WHAT THE EXERCISE ASKS.
Among the lines below, return each one that contains the word "open".
DATA EXCERPTS below:
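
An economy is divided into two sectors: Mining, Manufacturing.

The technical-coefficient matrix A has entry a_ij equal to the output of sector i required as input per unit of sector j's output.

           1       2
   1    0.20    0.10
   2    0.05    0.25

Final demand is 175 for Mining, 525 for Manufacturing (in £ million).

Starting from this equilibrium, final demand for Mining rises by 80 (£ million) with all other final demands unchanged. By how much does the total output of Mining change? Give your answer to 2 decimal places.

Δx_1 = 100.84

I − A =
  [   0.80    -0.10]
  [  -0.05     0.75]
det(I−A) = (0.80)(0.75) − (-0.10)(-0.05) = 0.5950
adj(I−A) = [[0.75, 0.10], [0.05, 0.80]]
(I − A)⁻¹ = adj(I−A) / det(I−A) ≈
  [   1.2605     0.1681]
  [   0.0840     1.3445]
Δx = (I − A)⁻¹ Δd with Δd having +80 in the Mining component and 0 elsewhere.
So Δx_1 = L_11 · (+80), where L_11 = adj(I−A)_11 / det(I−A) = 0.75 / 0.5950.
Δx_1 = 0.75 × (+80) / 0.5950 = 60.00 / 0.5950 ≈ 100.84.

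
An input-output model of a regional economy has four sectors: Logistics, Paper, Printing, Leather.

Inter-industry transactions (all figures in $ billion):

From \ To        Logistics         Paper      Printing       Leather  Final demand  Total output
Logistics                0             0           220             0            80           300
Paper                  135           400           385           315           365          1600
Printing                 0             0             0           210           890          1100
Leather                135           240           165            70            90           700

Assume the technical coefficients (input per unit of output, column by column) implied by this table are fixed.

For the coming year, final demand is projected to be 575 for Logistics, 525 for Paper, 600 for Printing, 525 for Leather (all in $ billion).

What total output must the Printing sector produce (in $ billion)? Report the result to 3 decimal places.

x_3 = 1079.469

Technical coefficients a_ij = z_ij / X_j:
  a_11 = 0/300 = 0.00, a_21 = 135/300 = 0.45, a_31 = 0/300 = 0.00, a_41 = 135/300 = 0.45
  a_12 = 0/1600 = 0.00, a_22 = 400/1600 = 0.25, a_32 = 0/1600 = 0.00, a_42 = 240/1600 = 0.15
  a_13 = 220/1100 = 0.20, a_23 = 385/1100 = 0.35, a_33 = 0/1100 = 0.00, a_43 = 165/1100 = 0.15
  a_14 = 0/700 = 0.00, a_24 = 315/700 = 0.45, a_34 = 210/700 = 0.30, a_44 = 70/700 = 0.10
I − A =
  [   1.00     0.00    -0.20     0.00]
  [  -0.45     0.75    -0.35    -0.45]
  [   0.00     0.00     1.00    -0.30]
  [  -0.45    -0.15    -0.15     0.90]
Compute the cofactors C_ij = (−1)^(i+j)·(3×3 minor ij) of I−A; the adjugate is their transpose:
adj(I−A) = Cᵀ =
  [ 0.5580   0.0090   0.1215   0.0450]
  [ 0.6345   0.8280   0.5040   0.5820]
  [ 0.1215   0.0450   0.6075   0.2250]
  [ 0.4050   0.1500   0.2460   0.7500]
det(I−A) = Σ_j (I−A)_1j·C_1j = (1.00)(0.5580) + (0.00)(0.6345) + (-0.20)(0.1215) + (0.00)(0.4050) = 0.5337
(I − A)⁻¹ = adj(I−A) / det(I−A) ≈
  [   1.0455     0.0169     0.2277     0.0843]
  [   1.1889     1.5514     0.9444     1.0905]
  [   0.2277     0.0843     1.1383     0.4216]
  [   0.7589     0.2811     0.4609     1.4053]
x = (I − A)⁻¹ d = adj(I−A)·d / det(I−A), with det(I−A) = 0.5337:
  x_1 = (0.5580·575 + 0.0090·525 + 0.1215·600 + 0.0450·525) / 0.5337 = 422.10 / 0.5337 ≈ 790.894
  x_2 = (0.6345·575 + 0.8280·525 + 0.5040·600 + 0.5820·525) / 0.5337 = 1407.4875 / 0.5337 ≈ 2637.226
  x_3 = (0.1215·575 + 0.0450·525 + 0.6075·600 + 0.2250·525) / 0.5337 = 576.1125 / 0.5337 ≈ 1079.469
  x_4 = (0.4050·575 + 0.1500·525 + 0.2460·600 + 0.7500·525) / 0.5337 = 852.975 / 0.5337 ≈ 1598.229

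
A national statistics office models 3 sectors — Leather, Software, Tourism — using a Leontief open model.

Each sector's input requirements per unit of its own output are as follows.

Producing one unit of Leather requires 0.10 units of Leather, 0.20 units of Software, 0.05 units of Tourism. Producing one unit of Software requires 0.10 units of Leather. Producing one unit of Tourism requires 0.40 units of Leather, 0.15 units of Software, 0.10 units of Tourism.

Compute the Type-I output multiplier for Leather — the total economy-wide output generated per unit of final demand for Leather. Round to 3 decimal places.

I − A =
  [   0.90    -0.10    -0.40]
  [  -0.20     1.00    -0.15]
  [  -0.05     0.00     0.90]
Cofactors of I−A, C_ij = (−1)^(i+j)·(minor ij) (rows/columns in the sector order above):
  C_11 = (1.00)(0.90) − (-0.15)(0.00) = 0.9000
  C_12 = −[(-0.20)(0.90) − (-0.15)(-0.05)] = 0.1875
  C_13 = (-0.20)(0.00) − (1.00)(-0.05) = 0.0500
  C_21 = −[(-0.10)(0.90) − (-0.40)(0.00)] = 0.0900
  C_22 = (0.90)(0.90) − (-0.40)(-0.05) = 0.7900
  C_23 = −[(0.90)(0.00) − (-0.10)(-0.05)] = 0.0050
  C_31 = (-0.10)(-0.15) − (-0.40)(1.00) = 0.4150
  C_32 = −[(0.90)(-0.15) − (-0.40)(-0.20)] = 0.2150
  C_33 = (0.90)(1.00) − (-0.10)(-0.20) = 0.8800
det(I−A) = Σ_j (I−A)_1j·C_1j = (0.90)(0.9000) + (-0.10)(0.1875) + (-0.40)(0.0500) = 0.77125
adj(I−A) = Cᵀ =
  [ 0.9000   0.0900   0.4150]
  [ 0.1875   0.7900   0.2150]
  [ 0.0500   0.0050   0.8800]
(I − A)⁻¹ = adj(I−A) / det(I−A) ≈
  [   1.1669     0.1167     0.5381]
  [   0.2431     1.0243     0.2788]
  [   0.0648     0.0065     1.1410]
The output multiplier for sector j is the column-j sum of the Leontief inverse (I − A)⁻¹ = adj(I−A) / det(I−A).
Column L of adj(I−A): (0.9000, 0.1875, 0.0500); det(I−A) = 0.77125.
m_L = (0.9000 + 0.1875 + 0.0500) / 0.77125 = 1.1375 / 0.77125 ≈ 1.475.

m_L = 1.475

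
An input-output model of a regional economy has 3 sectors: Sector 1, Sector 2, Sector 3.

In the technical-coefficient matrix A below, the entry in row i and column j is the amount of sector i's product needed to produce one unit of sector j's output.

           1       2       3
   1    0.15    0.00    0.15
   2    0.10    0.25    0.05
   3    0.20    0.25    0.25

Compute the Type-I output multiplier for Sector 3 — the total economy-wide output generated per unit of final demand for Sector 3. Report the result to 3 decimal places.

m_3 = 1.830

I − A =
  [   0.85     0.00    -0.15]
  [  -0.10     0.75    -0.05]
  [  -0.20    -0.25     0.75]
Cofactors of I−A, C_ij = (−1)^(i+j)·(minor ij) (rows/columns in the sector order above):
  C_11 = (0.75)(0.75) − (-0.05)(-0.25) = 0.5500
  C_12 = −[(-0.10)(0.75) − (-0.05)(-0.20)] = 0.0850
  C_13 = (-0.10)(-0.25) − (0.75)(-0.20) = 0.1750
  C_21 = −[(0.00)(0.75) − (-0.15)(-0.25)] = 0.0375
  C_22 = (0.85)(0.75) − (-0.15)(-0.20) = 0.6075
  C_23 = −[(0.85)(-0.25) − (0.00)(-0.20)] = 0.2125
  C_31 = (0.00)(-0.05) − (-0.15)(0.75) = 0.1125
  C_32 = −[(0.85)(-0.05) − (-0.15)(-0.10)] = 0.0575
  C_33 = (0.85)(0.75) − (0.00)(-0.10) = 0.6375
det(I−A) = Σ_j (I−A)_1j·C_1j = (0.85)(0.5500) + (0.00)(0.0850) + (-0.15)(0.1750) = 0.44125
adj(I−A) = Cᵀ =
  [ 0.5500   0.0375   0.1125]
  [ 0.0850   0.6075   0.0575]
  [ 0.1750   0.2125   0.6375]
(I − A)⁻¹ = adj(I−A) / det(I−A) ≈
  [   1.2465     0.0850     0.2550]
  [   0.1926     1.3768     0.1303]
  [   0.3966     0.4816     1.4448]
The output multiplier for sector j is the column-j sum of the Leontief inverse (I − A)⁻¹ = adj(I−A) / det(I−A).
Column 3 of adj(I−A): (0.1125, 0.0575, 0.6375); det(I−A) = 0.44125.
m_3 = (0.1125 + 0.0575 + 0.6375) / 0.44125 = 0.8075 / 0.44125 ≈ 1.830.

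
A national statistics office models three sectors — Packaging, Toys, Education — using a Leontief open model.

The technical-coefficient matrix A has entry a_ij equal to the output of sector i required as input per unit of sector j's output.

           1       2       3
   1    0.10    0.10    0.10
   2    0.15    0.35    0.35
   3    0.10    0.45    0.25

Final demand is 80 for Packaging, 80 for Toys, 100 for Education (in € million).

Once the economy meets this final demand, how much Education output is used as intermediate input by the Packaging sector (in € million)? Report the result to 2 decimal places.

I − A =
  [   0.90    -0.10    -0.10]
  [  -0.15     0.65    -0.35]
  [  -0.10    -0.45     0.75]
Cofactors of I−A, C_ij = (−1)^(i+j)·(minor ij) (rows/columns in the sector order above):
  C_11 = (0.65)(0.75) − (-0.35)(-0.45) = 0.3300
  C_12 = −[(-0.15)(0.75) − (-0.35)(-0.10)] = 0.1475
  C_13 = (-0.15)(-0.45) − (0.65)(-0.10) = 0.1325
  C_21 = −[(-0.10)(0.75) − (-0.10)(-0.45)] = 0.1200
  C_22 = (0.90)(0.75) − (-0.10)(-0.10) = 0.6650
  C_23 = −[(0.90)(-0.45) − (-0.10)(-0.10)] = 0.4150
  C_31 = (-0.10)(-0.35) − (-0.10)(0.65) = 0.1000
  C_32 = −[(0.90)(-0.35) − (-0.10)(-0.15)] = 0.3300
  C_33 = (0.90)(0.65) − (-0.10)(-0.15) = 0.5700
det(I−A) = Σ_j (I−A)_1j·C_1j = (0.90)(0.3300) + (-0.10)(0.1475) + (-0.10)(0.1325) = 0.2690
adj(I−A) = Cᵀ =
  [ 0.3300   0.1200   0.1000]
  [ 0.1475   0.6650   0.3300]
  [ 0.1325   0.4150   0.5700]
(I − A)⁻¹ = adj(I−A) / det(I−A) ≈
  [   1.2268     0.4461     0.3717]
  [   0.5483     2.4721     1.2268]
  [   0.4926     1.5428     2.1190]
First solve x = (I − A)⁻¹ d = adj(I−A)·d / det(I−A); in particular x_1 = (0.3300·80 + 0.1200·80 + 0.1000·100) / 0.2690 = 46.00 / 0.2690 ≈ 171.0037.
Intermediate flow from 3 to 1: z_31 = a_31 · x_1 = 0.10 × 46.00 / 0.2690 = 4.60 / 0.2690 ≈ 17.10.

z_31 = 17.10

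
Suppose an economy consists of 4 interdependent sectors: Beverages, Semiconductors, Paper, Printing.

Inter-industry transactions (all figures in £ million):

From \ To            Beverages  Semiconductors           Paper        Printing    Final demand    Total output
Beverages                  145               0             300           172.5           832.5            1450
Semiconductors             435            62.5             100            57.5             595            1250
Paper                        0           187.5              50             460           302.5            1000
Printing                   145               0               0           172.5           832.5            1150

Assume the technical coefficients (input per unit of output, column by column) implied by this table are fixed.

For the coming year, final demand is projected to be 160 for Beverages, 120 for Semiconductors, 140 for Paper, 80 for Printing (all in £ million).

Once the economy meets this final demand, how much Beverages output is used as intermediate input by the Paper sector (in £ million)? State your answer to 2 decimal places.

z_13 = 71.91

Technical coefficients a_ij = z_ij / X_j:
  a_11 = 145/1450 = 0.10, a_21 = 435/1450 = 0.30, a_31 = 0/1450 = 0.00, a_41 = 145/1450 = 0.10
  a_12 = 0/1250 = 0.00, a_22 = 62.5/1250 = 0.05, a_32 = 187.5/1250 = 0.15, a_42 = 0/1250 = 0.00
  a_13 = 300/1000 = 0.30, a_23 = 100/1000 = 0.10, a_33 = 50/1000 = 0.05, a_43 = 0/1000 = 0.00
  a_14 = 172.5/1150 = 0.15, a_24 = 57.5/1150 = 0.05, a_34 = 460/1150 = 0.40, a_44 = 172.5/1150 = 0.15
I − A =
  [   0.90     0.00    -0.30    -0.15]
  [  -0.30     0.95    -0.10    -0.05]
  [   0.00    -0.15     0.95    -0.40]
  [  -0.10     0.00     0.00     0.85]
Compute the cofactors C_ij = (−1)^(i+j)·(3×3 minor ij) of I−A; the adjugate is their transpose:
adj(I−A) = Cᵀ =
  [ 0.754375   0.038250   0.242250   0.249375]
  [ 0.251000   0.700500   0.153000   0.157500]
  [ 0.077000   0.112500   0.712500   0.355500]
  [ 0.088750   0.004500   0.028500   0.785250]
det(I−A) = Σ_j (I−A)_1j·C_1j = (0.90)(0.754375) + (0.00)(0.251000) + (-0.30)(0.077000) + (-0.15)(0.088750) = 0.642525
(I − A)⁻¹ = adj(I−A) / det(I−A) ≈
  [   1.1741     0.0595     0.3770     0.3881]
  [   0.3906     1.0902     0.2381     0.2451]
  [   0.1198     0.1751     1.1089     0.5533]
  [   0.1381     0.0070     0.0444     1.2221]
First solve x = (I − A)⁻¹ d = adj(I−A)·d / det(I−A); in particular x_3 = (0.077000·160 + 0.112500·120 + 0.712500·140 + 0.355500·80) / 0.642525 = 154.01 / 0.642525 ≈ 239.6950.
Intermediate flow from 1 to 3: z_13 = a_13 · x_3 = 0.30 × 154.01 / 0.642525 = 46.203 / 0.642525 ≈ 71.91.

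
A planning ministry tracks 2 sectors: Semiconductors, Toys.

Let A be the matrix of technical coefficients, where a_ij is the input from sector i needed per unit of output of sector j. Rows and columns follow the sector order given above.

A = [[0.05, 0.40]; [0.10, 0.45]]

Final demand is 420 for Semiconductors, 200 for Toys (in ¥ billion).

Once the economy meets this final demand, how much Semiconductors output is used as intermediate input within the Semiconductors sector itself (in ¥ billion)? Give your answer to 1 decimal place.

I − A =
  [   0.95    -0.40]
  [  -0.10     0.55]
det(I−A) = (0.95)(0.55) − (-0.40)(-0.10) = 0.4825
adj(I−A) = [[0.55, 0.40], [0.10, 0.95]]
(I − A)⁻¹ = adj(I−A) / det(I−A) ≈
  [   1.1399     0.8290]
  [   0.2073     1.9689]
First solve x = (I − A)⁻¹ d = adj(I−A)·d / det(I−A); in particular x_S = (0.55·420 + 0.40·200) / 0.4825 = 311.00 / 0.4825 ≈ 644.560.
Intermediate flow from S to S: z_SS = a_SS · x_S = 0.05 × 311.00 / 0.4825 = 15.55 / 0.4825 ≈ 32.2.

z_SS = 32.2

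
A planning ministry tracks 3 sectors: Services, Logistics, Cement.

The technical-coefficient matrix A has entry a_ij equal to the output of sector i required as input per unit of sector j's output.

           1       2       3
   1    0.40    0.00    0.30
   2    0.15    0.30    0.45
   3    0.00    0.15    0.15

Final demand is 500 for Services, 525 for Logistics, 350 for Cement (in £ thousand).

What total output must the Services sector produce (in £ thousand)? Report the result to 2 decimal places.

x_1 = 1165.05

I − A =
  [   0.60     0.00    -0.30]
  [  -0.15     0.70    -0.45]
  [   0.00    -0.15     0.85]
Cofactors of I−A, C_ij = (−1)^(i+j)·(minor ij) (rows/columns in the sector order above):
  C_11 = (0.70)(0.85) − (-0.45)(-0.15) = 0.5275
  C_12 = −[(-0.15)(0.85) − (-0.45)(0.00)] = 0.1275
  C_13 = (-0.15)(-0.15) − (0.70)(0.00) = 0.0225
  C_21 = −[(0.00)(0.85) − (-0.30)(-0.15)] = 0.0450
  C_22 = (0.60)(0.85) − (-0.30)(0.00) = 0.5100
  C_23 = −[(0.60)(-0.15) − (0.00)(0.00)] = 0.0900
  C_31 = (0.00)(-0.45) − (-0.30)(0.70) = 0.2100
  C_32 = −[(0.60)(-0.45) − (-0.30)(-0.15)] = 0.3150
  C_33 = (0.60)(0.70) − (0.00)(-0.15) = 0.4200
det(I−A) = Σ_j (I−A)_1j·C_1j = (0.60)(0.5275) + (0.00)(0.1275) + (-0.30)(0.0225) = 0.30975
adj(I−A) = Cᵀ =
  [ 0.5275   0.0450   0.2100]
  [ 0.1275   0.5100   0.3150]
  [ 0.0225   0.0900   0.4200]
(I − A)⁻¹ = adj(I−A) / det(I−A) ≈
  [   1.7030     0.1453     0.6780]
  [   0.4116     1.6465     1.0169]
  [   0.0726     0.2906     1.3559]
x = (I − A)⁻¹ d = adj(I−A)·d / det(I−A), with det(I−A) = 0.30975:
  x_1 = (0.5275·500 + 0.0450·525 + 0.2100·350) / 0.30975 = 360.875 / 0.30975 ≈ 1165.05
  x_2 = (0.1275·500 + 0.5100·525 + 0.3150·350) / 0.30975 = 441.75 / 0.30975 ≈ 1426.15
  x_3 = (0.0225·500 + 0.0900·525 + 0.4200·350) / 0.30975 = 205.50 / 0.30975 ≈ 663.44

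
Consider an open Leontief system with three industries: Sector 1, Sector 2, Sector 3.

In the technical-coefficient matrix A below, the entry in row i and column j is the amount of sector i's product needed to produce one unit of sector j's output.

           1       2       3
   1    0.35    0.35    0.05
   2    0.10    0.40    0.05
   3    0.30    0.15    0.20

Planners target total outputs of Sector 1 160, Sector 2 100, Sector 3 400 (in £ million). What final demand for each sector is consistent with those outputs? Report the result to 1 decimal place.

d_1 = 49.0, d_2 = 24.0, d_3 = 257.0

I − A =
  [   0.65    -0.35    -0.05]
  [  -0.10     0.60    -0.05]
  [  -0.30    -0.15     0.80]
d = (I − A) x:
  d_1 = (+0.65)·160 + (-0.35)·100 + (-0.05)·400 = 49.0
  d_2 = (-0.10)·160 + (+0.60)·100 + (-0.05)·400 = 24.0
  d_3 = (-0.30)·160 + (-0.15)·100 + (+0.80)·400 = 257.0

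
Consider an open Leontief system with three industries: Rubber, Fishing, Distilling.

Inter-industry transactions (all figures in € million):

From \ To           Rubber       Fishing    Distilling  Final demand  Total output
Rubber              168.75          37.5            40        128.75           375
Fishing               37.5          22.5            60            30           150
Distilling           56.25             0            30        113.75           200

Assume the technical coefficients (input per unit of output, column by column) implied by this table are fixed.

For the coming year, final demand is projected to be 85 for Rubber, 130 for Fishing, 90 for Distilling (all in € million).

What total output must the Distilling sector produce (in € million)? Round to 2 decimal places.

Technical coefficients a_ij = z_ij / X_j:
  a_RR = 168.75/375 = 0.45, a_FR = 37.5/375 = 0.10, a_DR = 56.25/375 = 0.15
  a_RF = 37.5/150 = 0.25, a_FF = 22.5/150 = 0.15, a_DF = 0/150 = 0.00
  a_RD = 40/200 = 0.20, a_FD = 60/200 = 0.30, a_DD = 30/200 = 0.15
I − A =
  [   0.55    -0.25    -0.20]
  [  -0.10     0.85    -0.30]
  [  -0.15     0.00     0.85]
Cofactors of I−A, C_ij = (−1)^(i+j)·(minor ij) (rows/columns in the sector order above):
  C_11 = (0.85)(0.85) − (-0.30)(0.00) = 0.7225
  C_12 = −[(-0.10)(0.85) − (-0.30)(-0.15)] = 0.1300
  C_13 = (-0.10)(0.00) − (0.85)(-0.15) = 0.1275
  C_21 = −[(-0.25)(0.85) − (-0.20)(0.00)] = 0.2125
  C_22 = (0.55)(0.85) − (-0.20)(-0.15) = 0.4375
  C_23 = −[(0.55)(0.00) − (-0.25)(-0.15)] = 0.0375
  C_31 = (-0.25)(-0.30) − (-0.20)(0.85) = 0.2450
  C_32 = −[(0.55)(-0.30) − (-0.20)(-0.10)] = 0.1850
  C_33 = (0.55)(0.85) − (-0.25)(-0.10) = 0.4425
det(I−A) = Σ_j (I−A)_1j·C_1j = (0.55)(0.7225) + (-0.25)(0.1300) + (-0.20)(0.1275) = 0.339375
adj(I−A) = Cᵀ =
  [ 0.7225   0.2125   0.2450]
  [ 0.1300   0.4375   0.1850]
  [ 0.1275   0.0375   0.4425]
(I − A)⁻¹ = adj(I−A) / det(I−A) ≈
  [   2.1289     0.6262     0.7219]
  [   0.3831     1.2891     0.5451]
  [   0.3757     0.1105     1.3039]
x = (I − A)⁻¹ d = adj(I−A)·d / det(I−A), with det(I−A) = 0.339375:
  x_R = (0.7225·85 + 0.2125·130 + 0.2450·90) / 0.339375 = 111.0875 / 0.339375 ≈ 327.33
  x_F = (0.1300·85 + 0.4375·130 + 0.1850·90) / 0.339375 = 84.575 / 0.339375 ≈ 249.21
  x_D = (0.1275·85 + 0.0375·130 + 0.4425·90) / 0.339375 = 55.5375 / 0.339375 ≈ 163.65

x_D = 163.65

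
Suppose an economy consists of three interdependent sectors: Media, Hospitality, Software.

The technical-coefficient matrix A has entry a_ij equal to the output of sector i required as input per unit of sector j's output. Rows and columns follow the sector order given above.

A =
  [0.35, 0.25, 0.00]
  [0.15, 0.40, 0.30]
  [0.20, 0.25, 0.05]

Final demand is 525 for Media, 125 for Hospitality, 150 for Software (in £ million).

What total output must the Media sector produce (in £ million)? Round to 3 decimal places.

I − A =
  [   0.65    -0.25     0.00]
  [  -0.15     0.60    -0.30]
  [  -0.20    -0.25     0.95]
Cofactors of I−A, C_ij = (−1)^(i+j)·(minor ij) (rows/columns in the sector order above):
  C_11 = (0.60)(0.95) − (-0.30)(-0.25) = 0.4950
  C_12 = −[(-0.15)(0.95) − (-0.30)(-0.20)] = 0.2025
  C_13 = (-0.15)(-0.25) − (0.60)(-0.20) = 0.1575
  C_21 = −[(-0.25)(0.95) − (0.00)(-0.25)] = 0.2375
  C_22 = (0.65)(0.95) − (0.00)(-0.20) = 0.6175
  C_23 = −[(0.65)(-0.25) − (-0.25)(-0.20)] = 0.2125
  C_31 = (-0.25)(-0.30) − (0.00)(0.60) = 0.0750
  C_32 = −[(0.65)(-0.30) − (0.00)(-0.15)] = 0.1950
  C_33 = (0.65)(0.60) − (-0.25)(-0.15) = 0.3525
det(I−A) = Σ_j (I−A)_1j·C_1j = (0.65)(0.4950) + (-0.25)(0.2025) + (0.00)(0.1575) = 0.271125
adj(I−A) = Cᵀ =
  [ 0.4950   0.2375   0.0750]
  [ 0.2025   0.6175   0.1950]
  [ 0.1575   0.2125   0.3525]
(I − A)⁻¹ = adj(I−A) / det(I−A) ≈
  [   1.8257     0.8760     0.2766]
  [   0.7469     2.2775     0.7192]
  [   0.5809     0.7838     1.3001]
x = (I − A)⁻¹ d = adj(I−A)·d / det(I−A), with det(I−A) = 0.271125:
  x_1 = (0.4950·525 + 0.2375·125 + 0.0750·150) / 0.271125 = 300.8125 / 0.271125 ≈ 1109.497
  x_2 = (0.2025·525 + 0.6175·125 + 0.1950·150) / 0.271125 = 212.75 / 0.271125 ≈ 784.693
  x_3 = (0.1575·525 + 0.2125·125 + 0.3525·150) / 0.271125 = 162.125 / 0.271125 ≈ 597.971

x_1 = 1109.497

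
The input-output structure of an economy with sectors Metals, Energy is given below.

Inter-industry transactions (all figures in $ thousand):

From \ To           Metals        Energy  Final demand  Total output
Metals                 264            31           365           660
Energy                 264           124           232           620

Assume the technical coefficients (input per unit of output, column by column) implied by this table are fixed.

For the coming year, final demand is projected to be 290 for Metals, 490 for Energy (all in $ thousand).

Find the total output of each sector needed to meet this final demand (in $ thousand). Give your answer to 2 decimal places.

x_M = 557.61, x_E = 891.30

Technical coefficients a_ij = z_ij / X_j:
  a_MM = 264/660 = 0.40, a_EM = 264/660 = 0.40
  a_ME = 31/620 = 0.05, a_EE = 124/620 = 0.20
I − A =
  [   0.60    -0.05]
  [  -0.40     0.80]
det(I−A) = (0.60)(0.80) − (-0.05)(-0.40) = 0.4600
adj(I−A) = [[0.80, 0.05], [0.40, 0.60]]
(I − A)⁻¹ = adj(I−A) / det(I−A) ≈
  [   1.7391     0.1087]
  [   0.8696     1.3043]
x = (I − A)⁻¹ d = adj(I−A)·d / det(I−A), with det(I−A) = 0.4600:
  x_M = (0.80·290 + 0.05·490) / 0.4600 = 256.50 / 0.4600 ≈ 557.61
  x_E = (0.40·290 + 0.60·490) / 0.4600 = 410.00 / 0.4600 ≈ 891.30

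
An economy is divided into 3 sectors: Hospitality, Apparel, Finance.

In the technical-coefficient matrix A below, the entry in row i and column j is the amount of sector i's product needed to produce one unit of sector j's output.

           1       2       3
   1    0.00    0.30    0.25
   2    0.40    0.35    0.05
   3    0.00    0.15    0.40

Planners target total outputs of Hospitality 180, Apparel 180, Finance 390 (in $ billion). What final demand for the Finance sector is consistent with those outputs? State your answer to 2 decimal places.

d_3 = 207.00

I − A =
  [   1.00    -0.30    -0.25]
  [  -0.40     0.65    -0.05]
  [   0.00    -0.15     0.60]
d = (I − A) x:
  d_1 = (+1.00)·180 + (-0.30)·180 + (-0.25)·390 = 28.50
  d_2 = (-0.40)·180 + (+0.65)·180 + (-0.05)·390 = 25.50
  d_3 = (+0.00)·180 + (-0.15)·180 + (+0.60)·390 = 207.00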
End of DATA EXCERPTS.
OUTPUT OF THE TASK.
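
A national statistics office models 3 sectors — Leather, Software, Tourism — using a Leontief open model.
A national statistics office models three sectors — Packaging, Toys, Education — using a Leontief open model.
Consider an open Leontief system with three industries: Sector 1, Sector 2, Sector 3.
Consider an open Leontief system with three industries: Rubber, Fishing, Distilling.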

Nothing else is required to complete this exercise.